Stored items from a collection

◆ ◆ ◆ ◆ ◆ ◆ ◆

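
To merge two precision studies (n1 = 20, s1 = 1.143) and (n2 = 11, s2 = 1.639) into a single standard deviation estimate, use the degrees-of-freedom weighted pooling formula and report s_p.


s_p = sqrt(((n1-1)*s1^2 + (n2-1)*s2^2) / (n1+n2-2))
numerator = (20-1)*1.143^2 + (11-1)*1.639^2 = 24.822531 + 26.86321 = 51.685741
denominator = 20 + 11 - 2 = 29
s_p^2 = 51.685741 / 29 = 1.7822669
s_p = sqrt(1.7822669) = 1.3350

1.3350


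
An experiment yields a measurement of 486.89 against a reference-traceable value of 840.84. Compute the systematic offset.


Systematic error = measured - true
= 486.89 - 840.84
= -353.9500

-353.9500


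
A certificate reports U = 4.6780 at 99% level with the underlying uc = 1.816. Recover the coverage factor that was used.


k = U / uc
k = 4.6780 / 1.816
k = 2.576

2.576


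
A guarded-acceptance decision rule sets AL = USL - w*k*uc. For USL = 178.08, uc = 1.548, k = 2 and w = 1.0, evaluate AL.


U = k * uc = 2 * 1.548 = 3.096
guard band g = w * U = 1.0 * 3.096 = 3.096
AL = USL - g = 178.08 - 3.096
AL = 174.9840

174.9840


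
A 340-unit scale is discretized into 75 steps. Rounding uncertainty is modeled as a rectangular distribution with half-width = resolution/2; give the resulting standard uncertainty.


resolution = range / divisions
resolution = 340 / 75 = 4.5333333
u_res = resolution / (2*sqrt(3))
u_res = 4.5333333 / 3.4641016
u_res = 1.3087

1.3087


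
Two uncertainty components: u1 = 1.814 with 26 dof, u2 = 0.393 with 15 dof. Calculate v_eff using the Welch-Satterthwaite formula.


uc = sqrt(u1^2 + u2^2) = sqrt(1.814^2 + 0.393^2) = 1.8560832
v_eff = uc^4 / (u1^4/v1 + u2^4/v2)
= 1.8560832^4 / (1.814^4/26 + 0.393^4/15)
= 11.868334 / 0.41805269
v_eff = 28.3896

28.3896


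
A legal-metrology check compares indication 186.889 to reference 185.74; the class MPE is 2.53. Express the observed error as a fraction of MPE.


e = indication - reference = 186.889 - 185.74 = 1.1490
|e| = 1.1490
ratio = |e| / MPE = 1.1490 / 2.53
ratio = 0.4542

0.4542


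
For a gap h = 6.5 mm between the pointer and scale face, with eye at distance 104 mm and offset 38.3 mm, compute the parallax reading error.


error = h * offset / d
= 6.5 * 38.3 / 104
= 2.3937

2.3937


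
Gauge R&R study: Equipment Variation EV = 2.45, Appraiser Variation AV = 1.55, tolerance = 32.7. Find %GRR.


GRR = sqrt(EV^2 + AV^2) = sqrt(2.45^2 + 1.55^2) = 2.8991378
%GRR = GRR / tol * 100 = 2.8991378 / 32.7 * 100
%GRR = 8.8659

8.8659


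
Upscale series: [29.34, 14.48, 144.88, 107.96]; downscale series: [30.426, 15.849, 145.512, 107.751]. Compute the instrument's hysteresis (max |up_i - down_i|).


|29.34 - 30.426| = 1.0860
|14.48 - 15.849| = 1.3690
|144.88 - 145.512| = 0.6320
|107.96 - 107.751| = 0.2090
hysteresis = max(diffs) = 1.3690

1.3690


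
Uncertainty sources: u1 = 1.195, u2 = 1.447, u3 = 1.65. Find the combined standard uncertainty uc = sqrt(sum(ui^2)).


uc = sqrt(1.195^2 + 1.447^2 + 1.65^2)
uc = sqrt(6.244334)
uc = 2.4989

2.4989


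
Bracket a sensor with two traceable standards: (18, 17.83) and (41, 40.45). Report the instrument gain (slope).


slope = (y2 - y1) / (x2 - x1)
= (40.45 - 17.83) / (41 - 18)
= 22.6200 / 23
= 0.9835

0.9835


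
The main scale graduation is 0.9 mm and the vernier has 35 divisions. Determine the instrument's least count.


LC = MSD / n_div
= 0.9 / 35
= 0.0257

0.0257


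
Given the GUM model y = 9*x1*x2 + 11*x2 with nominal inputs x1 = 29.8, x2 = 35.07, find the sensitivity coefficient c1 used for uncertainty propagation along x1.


y = 9*x1*x2 + 11*x2
dy/dx1 = 9*x2
Evaluate at x2 = 35.07: c1 = 9 * 35.07
c1 = 315.6300

315.6300


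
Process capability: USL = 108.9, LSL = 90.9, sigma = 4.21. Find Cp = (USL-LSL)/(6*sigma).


Cp = (USL - LSL) / (6 * sigma)
= (108.9 - 90.9) / (6 * 4.21)
= 18.0000 / 25.2600
= 0.7126

0.7126


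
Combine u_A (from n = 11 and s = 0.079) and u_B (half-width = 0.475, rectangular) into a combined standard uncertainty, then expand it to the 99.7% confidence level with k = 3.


u_A = s / sqrt(n) = 0.079 / sqrt(11) = 0.023819396
u_B = half_width / sqrt(3) = 0.475 / sqrt(3) = 0.27424138
uc = sqrt(u_A^2 + u_B^2) = sqrt(0.023819396^2 + 0.27424138^2) = 0.27527386
U = k * uc = 3 * 0.27527386
U = 0.8258

0.8258


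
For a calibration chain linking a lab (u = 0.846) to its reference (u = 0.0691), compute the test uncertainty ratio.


TUR = u_lab / u_ref
= 0.846 / 0.0691
= 12.2431

12.2431


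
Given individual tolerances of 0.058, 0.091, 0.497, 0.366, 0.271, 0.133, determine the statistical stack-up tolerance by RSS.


RSS = sqrt(0.058^2 + 0.091^2 + 0.497^2 + 0.366^2 + 0.271^2 + 0.133^2)
= sqrt(0.48374)
= 0.6955

0.6955


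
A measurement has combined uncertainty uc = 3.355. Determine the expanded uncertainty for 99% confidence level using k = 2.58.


U = k * uc
U = 2.58 * 3.355
U = 8.6559

8.6559


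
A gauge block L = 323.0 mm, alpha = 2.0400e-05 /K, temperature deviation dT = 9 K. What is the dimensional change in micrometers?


dL = L * alpha * dT
= 323.0 * 2.0400e-05 * 9
= 0.0593028 mm
dL_um = 0.0593028 * 1000 = 59.3028 um

59.3028


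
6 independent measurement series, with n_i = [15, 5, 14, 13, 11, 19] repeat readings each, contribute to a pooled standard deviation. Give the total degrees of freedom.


nu = sum_i (n_i - 1)
nu = ((15 - 1) + (5 - 1) + (14 - 1) + (13 - 1) + (11 - 1) + (19 - 1))
nu = 14 + 4 + 13 + 12 + 10 + 18
nu = 71

71


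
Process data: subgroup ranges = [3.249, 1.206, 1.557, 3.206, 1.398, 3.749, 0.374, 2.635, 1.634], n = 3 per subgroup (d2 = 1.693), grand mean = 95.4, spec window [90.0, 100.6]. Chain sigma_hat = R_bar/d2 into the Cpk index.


R_bar = (3.249 + 1.206 + 1.557 + 3.206 + 1.398 + 3.749 + 0.374 + 2.635 + 1.634) / 9 = 2.112
sigma = R_bar / d2 = 2.112 / 1.693 = 1.2474897
Cp = (USL - LSL)/(6*sigma) = (100.6 - 90.0)/(6*1.2474897) = 1.4162
Cpu = (100.6 - 95.4)/(3*1.2474897) = 1.3895
Cpl = (95.4 - 90.0)/(3*1.2474897) = 1.4429
Cpk = min(Cpu, Cpl) = 1.3895

1.3895


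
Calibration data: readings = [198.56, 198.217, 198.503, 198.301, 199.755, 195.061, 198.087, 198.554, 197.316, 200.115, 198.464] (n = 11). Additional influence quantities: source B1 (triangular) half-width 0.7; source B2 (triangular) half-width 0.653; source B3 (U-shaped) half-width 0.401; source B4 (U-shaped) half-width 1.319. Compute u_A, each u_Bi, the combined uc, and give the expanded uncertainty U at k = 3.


mean = (198.56 + 198.217 + 198.503 + 198.301 + 199.755 + 195.061 + 198.087 + 198.554 + 197.316 + 200.115 + 198.464) / 11 = 198.2666364
s = sqrt(sum((x - mean)^2)/(n-1)) = 1.308085
u_A = s / sqrt(n) = 1.308085 / sqrt(11) = 0.39440247
u_B1 = 0.7 / sqrt(6) = 0.2857738
u_B2 = 0.653 / sqrt(6) = 0.26658613
u_B3 = 0.401 / sqrt(2) = 0.28354982
u_B4 = 1.319 / sqrt(2) = 0.93267384
uc = sqrt(0.39440247^2 + 0.2857738^2 + 0.26658613^2 + 0.28354982^2 + 0.93267384^2) = 1.1218597
U = k * uc = 3 * 1.1218597
U = 3.3656

3.3656


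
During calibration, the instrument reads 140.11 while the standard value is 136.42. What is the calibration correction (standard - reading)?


Correction = standard - reading
= 136.42 - 140.11
= -3.6900

-3.6900


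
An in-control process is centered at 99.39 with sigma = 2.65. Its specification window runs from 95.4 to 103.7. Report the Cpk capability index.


Cpu = (USL - mean) / (3*sigma) = (103.7 - 99.39) / (3*2.65) = 0.5421
Cpl = (mean - LSL) / (3*sigma) = (99.39 - 95.4) / (3*2.65) = 0.5019
Cpk = min(Cpu, Cpl) = 0.5019

0.5019


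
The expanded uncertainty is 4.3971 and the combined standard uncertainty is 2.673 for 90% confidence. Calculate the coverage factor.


k = U / uc
k = 4.3971 / 2.673
k = 1.645

1.645


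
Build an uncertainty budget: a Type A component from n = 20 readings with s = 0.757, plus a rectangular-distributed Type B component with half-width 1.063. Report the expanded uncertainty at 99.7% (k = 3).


u_A = s / sqrt(n) = 0.757 / sqrt(20) = 0.16927035
u_B = half_width / sqrt(3) = 1.063 / sqrt(3) = 0.61372334
uc = sqrt(u_A^2 + u_B^2) = sqrt(0.16927035^2 + 0.61372334^2) = 0.63663866
U = k * uc = 3 * 0.63663866
U = 1.9099

1.9099


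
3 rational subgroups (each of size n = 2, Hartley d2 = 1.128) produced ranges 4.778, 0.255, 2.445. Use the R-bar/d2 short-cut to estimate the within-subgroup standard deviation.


R_bar = (4.778 + 0.255 + 2.445) / 3
R_bar = 7.478 / 3 = 2.4926667
sigma_hat = R_bar / d2 = 2.4926667 / 1.128 = 2.2098

2.2098


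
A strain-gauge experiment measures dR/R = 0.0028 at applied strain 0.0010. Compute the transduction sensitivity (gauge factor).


GF = (dR/R) / epsilon
= 0.0028 / 0.0010
= 2.8000

2.8000


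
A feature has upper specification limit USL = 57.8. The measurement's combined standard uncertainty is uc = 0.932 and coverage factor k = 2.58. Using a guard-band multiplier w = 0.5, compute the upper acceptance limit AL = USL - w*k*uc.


U = k * uc = 2.58 * 0.932 = 2.40456
guard band g = w * U = 0.5 * 2.40456 = 1.20228
AL = USL - g = 57.8 - 1.20228
AL = 56.5977

56.5977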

◆ ◆ ◆ ◆ ◆ ◆ ◆

* [Required work]: Set down exactly, and only, the lines from the one with "A strain-gauge experiment" to the final line of the data.

* [Task answer]:
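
A strain-gauge experiment measures dR/R = 0.0028 at applied strain 0.0010. Compute the transduction sensitivity (gauge factor).


GF = (dR/R) / epsilon
= 0.0028 / 0.0010
= 2.8000

2.8000


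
A feature has upper specification limit USL = 57.8. The measurement's combined standard uncertainty is uc = 0.932 and coverage factor k = 2.58. Using a guard-band multiplier w = 0.5, compute the upper acceptance limit AL = USL - w*k*uc.


U = k * uc = 2.58 * 0.932 = 2.40456
guard band g = w * U = 0.5 * 2.40456 = 1.20228
AL = USL - g = 57.8 - 1.20228
AL = 56.5977

56.5977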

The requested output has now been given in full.